**Task to complete**:
Return the listing word for word, as given.

========================

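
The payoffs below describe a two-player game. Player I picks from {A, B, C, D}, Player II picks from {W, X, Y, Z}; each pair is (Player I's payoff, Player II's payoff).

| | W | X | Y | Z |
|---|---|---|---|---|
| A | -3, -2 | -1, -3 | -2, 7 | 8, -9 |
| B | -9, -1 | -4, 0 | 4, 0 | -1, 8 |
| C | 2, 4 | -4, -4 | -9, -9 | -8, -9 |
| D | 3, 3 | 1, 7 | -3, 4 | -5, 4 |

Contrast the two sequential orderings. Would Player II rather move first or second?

If Player I leads: Player II's best replies are A→Y, B→Z, C→W, D→X; Player I's induced payoffs -2, -1, 2, 1; outcome (C, W), payoffs (2, 4).
If Player II leads: Player I's best replies are W→D, X→D, Y→B, Z→A; Player II's induced payoffs 3, 7, 0, -9; outcome (D, X), payoffs (1, 7).
Player II gets 7 moving first and 4 moving second, so Player II prefers to move first.

first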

========================

**Task answer**:
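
The payoffs below describe a two-player game. Player I picks from {A, B, C, D}, Player II picks from {W, X, Y, Z}; each pair is (Player I's payoff, Player II's payoff).

| | W | X | Y | Z |
|---|---|---|---|---|
| A | -3, -2 | -1, -3 | -2, 7 | 8, -9 |
| B | -9, -1 | -4, 0 | 4, 0 | -1, 8 |
| C | 2, 4 | -4, -4 | -9, -9 | -8, -9 |
| D | 3, 3 | 1, 7 | -3, 4 | -5, 4 |

Contrast the two sequential orderings. Would Player II rather move first or second?

If Player I leads: Player II's best replies are A→Y, B→Z, C→W, D→X; Player I's induced payoffs -2, -1, 2, 1; outcome (C, W), payoffs (2, 4).
If Player II leads: Player I's best replies are W→D, X→D, Y→B, Z→A; Player II's induced payoffs 3, 7, 0, -9; outcome (D, X), payoffs (1, 7).
Player II gets 7 moving first and 4 moving second, so Player II prefers to move first.

first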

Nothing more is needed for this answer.